Problem statement
All that is needed is the listing, given back exactly.

Entries supplied
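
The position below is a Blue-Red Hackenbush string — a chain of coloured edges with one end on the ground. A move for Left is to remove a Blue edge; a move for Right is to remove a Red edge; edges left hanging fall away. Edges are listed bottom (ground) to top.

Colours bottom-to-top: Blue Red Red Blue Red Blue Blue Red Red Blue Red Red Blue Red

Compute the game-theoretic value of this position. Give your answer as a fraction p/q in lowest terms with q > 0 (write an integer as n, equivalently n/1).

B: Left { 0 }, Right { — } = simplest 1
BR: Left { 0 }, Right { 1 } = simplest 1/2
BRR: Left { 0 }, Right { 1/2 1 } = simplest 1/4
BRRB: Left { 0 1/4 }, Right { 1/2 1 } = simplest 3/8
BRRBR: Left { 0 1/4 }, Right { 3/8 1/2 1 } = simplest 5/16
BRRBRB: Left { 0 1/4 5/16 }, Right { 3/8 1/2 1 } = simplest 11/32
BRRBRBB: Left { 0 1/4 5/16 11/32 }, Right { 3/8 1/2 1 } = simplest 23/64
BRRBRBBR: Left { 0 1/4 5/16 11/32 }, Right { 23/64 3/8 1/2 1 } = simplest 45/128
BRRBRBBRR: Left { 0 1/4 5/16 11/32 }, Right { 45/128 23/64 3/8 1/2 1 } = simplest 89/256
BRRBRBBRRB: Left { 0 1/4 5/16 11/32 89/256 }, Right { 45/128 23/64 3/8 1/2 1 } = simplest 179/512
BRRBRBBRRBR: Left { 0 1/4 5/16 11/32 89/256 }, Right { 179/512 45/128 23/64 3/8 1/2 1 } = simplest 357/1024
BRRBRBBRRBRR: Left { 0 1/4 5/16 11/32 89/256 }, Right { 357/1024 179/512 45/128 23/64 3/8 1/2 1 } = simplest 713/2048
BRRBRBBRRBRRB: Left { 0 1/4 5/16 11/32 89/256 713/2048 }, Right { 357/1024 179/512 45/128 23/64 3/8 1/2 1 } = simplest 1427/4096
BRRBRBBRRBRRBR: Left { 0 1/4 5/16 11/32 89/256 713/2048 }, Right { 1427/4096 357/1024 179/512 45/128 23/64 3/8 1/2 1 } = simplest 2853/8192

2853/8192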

Exercise answer
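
The position below is a Blue-Red Hackenbush string — a chain of coloured edges with one end on the ground. A move for Left is to remove a Blue edge; a move for Right is to remove a Red edge; edges left hanging fall away. Edges are listed bottom (ground) to top.

Colours bottom-to-top: Blue Red Red Blue Red Blue Blue Red Red Blue Red Red Blue Red

Compute the game-theoretic value of this position. Give your answer as a fraction p/q in lowest terms with q > 0 (write an integer as n, equivalently n/1).

B: Left { 0 }, Right { — } = simplest 1
BR: Left { 0 }, Right { 1 } = simplest 1/2
BRR: Left { 0 }, Right { 1/2 1 } = simplest 1/4
BRRB: Left { 0 1/4 }, Right { 1/2 1 } = simplest 3/8
BRRBR: Left { 0 1/4 }, Right { 3/8 1/2 1 } = simplest 5/16
BRRBRB: Left { 0 1/4 5/16 }, Right { 3/8 1/2 1 } = simplest 11/32
BRRBRBB: Left { 0 1/4 5/16 11/32 }, Right { 3/8 1/2 1 } = simplest 23/64
BRRBRBBR: Left { 0 1/4 5/16 11/32 }, Right { 23/64 3/8 1/2 1 } = simplest 45/128
BRRBRBBRR: Left { 0 1/4 5/16 11/32 }, Right { 45/128 23/64 3/8 1/2 1 } = simplest 89/256
BRRBRBBRRB: Left { 0 1/4 5/16 11/32 89/256 }, Right { 45/128 23/64 3/8 1/2 1 } = simplest 179/512
BRRBRBBRRBR: Left { 0 1/4 5/16 11/32 89/256 }, Right { 179/512 45/128 23/64 3/8 1/2 1 } = simplest 357/1024
BRRBRBBRRBRR: Left { 0 1/4 5/16 11/32 89/256 }, Right { 357/1024 179/512 45/128 23/64 3/8 1/2 1 } = simplest 713/2048
BRRBRBBRRBRRB: Left { 0 1/4 5/16 11/32 89/256 713/2048 }, Right { 357/1024 179/512 45/128 23/64 3/8 1/2 1 } = simplest 1427/4096
BRRBRBBRRBRRBR: Left { 0 1/4 5/16 11/32 89/256 713/2048 }, Right { 1427/4096 357/1024 179/512 45/128 23/64 3/8 1/2 1 } = simplest 2853/8192

2853/8192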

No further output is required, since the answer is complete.